### DATA SUPPLIED
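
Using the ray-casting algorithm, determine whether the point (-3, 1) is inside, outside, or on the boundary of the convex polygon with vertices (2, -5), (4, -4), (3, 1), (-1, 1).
The point (-3, 1) lies strictly outside the polygon

Cast a horizontal ray to the right from the query point and count how many polygon edges it crosses (each edge strictly once or zero times, handled with the usual half-open convention). 
Parity of crossings → even ⇒ outside.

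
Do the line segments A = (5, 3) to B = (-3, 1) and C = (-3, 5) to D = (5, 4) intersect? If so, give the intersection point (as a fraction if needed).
No (intersection of containing lines falls outside at least one segment)

Parametrize and solve: t = -1/3, s = 4/3. At least one of these is outside [0, 1], so the segments do not intersect.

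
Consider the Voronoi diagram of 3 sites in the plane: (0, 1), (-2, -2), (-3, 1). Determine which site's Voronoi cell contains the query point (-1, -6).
Nearest site = (-2, -2)

The Voronoi cell of site s contains exactly those query points closer to s than to any other site. Compute squared distances from q = (-1, -6) to each site:
  (-2 − -1)² + (-2 − -6)² = 17
  (0 − -1)² + (1 − -6)² = 50
  (-3 − -1)² + (1 − -6)² = 53
Minimum is attained by (-2, -2), so q lies in its Voronoi cell.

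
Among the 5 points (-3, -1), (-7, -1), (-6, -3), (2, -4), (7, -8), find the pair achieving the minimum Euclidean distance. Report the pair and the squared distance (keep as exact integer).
Pair = ((-7, -1), (-6, -3)); squared distance = 5

Compute all C(5, 2) = 10 pairwise squared distances (x_i − x_j)² + (y_i − y_j)². The minimum is 5, attained by the pair ((-7, -1), (-6, -3)).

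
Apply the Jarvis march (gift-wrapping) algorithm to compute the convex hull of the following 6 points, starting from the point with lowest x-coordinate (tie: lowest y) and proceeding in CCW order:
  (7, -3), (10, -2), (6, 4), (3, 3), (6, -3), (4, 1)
Hull (CCW) = [(3, 3), (6, -3), (7, -3), (10, -2), (6, 4)]

Jarvis march: at each step, from the current hull vertex p, select the next vertex q as the point such that every other point lies strictly to the left of (or on) the directed line p → q. (Equivalently: for every other point r, the cross product (q − p) × (r − p) ≥ 0.)
Starting point (lowest x, tie lowest y): (3, 3). Wrap until returning to start. Resulting hull: (3, 3), (6, -3), (7, -3), (10, -2), (6, 4).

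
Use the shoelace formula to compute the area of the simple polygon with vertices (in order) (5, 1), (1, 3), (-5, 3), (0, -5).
Area = 41

Shoelace formula: Area = (1/2) |Σ_i (x_i · y_{i+1} − x_{i+1} · y_i)| (indices mod n). Compute each cross term:
  (5)(3) − (1)(1) = 14
  (1)(3) − (-5)(3) = 18
  (-5)(-5) − (0)(3) = 25
  (0)(1) − (5)(-5) = 25
Sum = 82, so (signed) Area = 82/2 = 41, |Area| = 41.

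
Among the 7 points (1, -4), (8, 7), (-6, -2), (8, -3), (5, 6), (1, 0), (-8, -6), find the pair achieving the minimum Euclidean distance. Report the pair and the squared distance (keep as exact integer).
Pair = ((8, 7), (5, 6)); squared distance = 10

Compute all C(7, 2) = 21 pairwise squared distances (x_i − x_j)² + (y_i − y_j)². The minimum is 10, attained by the pair ((8, 7), (5, 6)).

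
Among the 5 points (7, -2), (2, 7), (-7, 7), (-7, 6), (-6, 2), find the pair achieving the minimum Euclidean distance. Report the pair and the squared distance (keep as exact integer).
Pair = ((-7, 7), (-7, 6)); squared distance = 1

Compute all C(5, 2) = 10 pairwise squared distances (x_i − x_j)² + (y_i − y_j)². The minimum is 1, attained by the pair ((-7, 7), (-7, 6)).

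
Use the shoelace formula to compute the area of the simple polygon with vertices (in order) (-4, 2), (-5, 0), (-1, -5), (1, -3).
Area = 33/2

Shoelace formula: Area = (1/2) |Σ_i (x_i · y_{i+1} − x_{i+1} · y_i)| (indices mod n). Compute each cross term:
  (-4)(0) − (-5)(2) = 10
  (-5)(-5) − (-1)(0) = 25
  (-1)(-3) − (1)(-5) = 8
  (1)(2) − (-4)(-3) = -10
Sum = 33, so (signed) Area = 33/2 = 33/2, |Area| = 33/2.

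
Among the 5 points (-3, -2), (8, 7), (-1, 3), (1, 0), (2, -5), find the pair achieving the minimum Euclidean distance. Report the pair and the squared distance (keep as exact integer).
Pair = ((-1, 3), (1, 0)); squared distance = 13

Compute all C(5, 2) = 10 pairwise squared distances (x_i − x_j)² + (y_i − y_j)². The minimum is 13, attained by the pair ((-1, 3), (1, 0)).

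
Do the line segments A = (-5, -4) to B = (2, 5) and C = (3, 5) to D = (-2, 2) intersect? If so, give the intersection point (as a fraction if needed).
Yes; intersection at (9/8, 31/8) (t = 7/8 on AB, s = 3/8 on CD)

Parametrize AB as A + t(B − A) = (-5 + 7 t, -4 + 9 t) and CD as C + s(D − C) = (3 + -5 s, 5 + -3 s). Solve the linear system for (t, s). Determinant = -24 ≠ 0, so a unique intersection of the containing lines exists. Solution: t = 7/8, s = 3/8 — both in [0, 1], so the segments cross. Intersection point: (9/8, 31/8).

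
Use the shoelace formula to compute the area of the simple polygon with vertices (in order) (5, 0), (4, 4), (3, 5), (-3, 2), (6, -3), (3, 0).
Area = 55/2

Shoelace formula: Area = (1/2) |Σ_i (x_i · y_{i+1} − x_{i+1} · y_i)| (indices mod n). Compute each cross term:
  (5)(4) − (4)(0) = 20
  (4)(5) − (3)(4) = 8
  (3)(2) − (-3)(5) = 21
  (-3)(-3) − (6)(2) = -3
  (6)(0) − (3)(-3) = 9
  (3)(0) − (5)(0) = 0
Sum = 55, so (signed) Area = 55/2 = 55/2, |Area| = 55/2.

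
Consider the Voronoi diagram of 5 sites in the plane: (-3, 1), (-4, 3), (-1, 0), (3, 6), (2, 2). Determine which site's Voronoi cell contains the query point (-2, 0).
Nearest site = (-1, 0)

The Voronoi cell of site s contains exactly those query points closer to s than to any other site. Compute squared distances from q = (-2, 0) to each site:
  (-1 − -2)² + (0 − 0)² = 1
  (-3 − -2)² + (1 − 0)² = 2
  (-4 − -2)² + (3 − 0)² = 13
  (2 − -2)² + (2 − 0)² = 20
  (3 − -2)² + (6 − 0)² = 61
Minimum is attained by (-1, 0), so q lies in its Voronoi cell.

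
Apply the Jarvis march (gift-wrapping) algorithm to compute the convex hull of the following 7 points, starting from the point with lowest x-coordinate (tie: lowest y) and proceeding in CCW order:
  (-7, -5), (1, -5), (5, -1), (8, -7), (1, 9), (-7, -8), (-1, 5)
Hull (CCW) = [(-7, -8), (8, -7), (1, 9), (-7, -5)]

Jarvis march: at each step, from the current hull vertex p, select the next vertex q as the point such that every other point lies strictly to the left of (or on) the directed line p → q. (Equivalently: for every other point r, the cross product (q − p) × (r − p) ≥ 0.)
Starting point (lowest x, tie lowest y): (-7, -8). Wrap until returning to start. Resulting hull: (-7, -8), (8, -7), (1, 9), (-7, -5).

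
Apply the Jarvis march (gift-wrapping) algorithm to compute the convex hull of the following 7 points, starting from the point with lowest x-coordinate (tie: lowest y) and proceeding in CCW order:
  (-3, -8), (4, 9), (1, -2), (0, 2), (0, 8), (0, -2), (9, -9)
Hull (CCW) = [(-3, -8), (9, -9), (4, 9), (0, 8)]

Jarvis march: at each step, from the current hull vertex p, select the next vertex q as the point such that every other point lies strictly to the left of (or on) the directed line p → q. (Equivalently: for every other point r, the cross product (q − p) × (r − p) ≥ 0.)
Starting point (lowest x, tie lowest y): (-3, -8). Wrap until returning to start. Resulting hull: (-3, -8), (9, -9), (4, 9), (0, 8).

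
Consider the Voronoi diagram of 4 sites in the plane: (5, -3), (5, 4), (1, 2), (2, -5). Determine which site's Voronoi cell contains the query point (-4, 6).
Nearest site = (1, 2)

The Voronoi cell of site s contains exactly those query points closer to s than to any other site. Compute squared distances from q = (-4, 6) to each site:
  (1 − -4)² + (2 − 6)² = 41
  (5 − -4)² + (4 − 6)² = 85
  (2 − -4)² + (-5 − 6)² = 157
  (5 − -4)² + (-3 − 6)² = 162
Minimum is attained by (1, 2), so q lies in its Voronoi cell.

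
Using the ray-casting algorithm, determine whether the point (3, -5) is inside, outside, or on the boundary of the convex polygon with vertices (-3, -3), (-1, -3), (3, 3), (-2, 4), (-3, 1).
The point (3, -5) lies strictly outside the polygon

Cast a horizontal ray to the right from the query point and count how many polygon edges it crosses (each edge strictly once or zero times, handled with the usual half-open convention). 
Parity of crossings → even ⇒ outside.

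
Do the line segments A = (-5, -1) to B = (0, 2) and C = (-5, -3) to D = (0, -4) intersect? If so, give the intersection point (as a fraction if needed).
No (intersection of containing lines falls outside at least one segment)

Parametrize and solve: t = -1/2, s = -1/2. At least one of these is outside [0, 1], so the segments do not intersect.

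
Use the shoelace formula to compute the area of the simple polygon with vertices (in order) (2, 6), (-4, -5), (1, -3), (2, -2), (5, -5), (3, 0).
Area = 34

Shoelace formula: Area = (1/2) |Σ_i (x_i · y_{i+1} − x_{i+1} · y_i)| (indices mod n). Compute each cross term:
  (2)(-5) − (-4)(6) = 14
  (-4)(-3) − (1)(-5) = 17
  (1)(-2) − (2)(-3) = 4
  (2)(-5) − (5)(-2) = 0
  (5)(0) − (3)(-5) = 15
  (3)(6) − (2)(0) = 18
Sum = 68, so (signed) Area = 68/2 = 34, |Area| = 34.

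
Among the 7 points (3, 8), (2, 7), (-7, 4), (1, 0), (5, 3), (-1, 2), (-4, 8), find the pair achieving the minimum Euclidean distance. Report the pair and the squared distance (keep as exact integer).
Pair = ((3, 8), (2, 7)); squared distance = 2

Compute all C(7, 2) = 21 pairwise squared distances (x_i − x_j)² + (y_i − y_j)². The minimum is 2, attained by the pair ((3, 8), (2, 7)).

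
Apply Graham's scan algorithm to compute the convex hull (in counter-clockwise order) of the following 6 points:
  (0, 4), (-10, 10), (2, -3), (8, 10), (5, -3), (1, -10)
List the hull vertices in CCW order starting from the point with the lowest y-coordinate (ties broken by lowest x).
Hull (CCW) = [(1, -10), (5, -3), (8, 10), (-10, 10)]

Graham scan procedure:
  1. Find the pivot p₀ = point with lowest y (tie → lowest x): (1, -10).
  2. Sort the remaining points by polar angle around p₀.
  3. Walk through sorted points, maintaining a stack; pop the top while the last three entries make a non-left turn (cross product ≤ 0).
  4. Final stack is the convex hull in CCW order: (1, -10), (5, -3), (8, 10), (-10, 10).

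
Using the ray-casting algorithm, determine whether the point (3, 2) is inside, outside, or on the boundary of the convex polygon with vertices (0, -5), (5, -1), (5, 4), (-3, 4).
The point (3, 2) lies strictly inside the polygon

Cast a horizontal ray to the right from the query point and count how many polygon edges it crosses (each edge strictly once or zero times, handled with the usual half-open convention). 
Parity of crossings → odd ⇒ inside.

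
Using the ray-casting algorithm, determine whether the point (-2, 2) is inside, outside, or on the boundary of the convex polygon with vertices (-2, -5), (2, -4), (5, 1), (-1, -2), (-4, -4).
The point (-2, 2) lies strictly outside the polygon

Cast a horizontal ray to the right from the query point and count how many polygon edges it crosses (each edge strictly once or zero times, handled with the usual half-open convention). 
Parity of crossings → even ⇒ outside.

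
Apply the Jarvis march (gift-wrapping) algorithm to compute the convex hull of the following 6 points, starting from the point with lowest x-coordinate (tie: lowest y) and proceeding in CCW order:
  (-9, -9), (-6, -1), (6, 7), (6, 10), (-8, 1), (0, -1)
Hull (CCW) = [(-9, -9), (0, -1), (6, 7), (6, 10), (-8, 1)]

Jarvis march: at each step, from the current hull vertex p, select the next vertex q as the point such that every other point lies strictly to the left of (or on) the directed line p → q. (Equivalently: for every other point r, the cross product (q − p) × (r − p) ≥ 0.)
Starting point (lowest x, tie lowest y): (-9, -9). Wrap until returning to start. Resulting hull: (-9, -9), (0, -1), (6, 7), (6, 10), (-8, 1).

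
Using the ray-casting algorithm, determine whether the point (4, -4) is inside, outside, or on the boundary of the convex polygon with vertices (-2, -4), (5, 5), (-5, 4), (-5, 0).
The point (4, -4) lies strictly outside the polygon

Cast a horizontal ray to the right from the query point and count how many polygon edges it crosses (each edge strictly once or zero times, handled with the usual half-open convention). 
Parity of crossings → even ⇒ outside.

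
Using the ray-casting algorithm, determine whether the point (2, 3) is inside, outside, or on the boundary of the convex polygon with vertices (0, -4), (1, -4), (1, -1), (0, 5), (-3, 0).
The point (2, 3) lies strictly outside the polygon

Cast a horizontal ray to the right from the query point and count how many polygon edges it crosses (each edge strictly once or zero times, handled with the usual half-open convention). 
Parity of crossings → even ⇒ outside.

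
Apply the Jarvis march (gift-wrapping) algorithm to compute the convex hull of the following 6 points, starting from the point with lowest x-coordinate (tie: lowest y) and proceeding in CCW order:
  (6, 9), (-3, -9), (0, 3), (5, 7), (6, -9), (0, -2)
Hull (CCW) = [(-3, -9), (6, -9), (6, 9), (0, 3)]

Jarvis march: at each step, from the current hull vertex p, select the next vertex q as the point such that every other point lies strictly to the left of (or on) the directed line p → q. (Equivalently: for every other point r, the cross product (q − p) × (r − p) ≥ 0.)
Starting point (lowest x, tie lowest y): (-3, -9). Wrap until returning to start. Resulting hull: (-3, -9), (6, -9), (6, 9), (0, 3).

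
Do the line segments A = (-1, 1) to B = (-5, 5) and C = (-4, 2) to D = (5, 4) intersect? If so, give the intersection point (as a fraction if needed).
Yes; intersection at (-26/11, 26/11) (t = 15/44 on AB, s = 2/11 on CD)

Parametrize AB as A + t(B − A) = (-1 + -4 t, 1 + 4 t) and CD as C + s(D − C) = (-4 + 9 s, 2 + 2 s). Solve the linear system for (t, s). Determinant = 44 ≠ 0, so a unique intersection of the containing lines exists. Solution: t = 15/44, s = 2/11 — both in [0, 1], so the segments cross. Intersection point: (-26/11, 26/11).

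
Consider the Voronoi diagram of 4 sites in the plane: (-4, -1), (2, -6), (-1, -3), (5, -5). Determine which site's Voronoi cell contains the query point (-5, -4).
Nearest site = (-4, -1)

The Voronoi cell of site s contains exactly those query points closer to s than to any other site. Compute squared distances from q = (-5, -4) to each site:
  (-4 − -5)² + (-1 − -4)² = 10
  (-1 − -5)² + (-3 − -4)² = 17
  (2 − -5)² + (-6 − -4)² = 53
  (5 − -5)² + (-5 − -4)² = 101
Minimum is attained by (-4, -1), so q lies in its Voronoi cell.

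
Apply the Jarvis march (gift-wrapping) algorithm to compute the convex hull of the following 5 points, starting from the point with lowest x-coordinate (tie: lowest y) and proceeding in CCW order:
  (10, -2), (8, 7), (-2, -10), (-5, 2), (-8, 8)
Hull (CCW) = [(-8, 8), (-2, -10), (10, -2), (8, 7)]

Jarvis march: at each step, from the current hull vertex p, select the next vertex q as the point such that every other point lies strictly to the left of (or on) the directed line p → q. (Equivalently: for every other point r, the cross product (q − p) × (r − p) ≥ 0.)
Starting point (lowest x, tie lowest y): (-8, 8). Wrap until returning to start. Resulting hull: (-8, 8), (-2, -10), (10, -2), (8, 7).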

### GOAL OF THE EXERCISE
Looking back over the data above, restate word for word the lines that begin at the line with "point (-4, 6)." and end at the line with "(5, -3), (1, -10)", inclusive.

### SOLUTION TO THIS PROBLEM
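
Consider the Voronoi diagram of 4 sites in the plane: (5, -3), (5, 4), (1, 2), (2, -5). Determine which site's Voronoi cell contains the query point (-4, 6).
Nearest site = (1, 2)

The Voronoi cell of site s contains exactly those query points closer to s than to any other site. Compute squared distances from q = (-4, 6) to each site:
  (1 − -4)² + (2 − 6)² = 41
  (5 − -4)² + (4 − 6)² = 85
  (2 − -4)² + (-5 − 6)² = 157
  (5 − -4)² + (-3 − 6)² = 162
Minimum is attained by (1, 2), so q lies in its Voronoi cell.

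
Using the ray-casting algorithm, determine whether the point (3, -5) is inside, outside, or on the boundary of the convex polygon with vertices (-3, -3), (-1, -3), (3, 3), (-2, 4), (-3, 1).
The point (3, -5) lies strictly outside the polygon

Cast a horizontal ray to the right from the query point and count how many polygon edges it crosses (each edge strictly once or zero times, handled with the usual half-open convention). 
Parity of crossings → even ⇒ outside.

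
Do the line segments A = (-5, -1) to B = (0, 2) and C = (-5, -3) to D = (0, -4) intersect? If so, give the intersection point (as a fraction if needed).
No (intersection of containing lines falls outside at least one segment)

Parametrize and solve: t = -1/2, s = -1/2. At least one of these is outside [0, 1], so the segments do not intersect.

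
Use the shoelace formula to compute the area of the simple polygon with vertices (in order) (2, 6), (-4, -5), (1, -3), (2, -2), (5, -5), (3, 0).
Area = 34

Shoelace formula: Area = (1/2) |Σ_i (x_i · y_{i+1} − x_{i+1} · y_i)| (indices mod n). Compute each cross term:
  (2)(-5) − (-4)(6) = 14
  (-4)(-3) − (1)(-5) = 17
  (1)(-2) − (2)(-3) = 4
  (2)(-5) − (5)(-2) = 0
  (5)(0) − (3)(-5) = 15
  (3)(6) − (2)(0) = 18
Sum = 68, so (signed) Area = 68/2 = 34, |Area| = 34.

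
Among the 7 points (3, 8), (2, 7), (-7, 4), (1, 0), (5, 3), (-1, 2), (-4, 8), find the pair achieving the minimum Euclidean distance. Report the pair and the squared distance (keep as exact integer).
Pair = ((3, 8), (2, 7)); squared distance = 2

Compute all C(7, 2) = 21 pairwise squared distances (x_i − x_j)² + (y_i − y_j)². The minimum is 2, attained by the pair ((3, 8), (2, 7)).

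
Apply Graham's scan algorithm to compute the convex hull (in counter-clockwise order) of the following 6 points:
  (0, 4), (-10, 10), (2, -3), (8, 10), (5, -3), (1, -10)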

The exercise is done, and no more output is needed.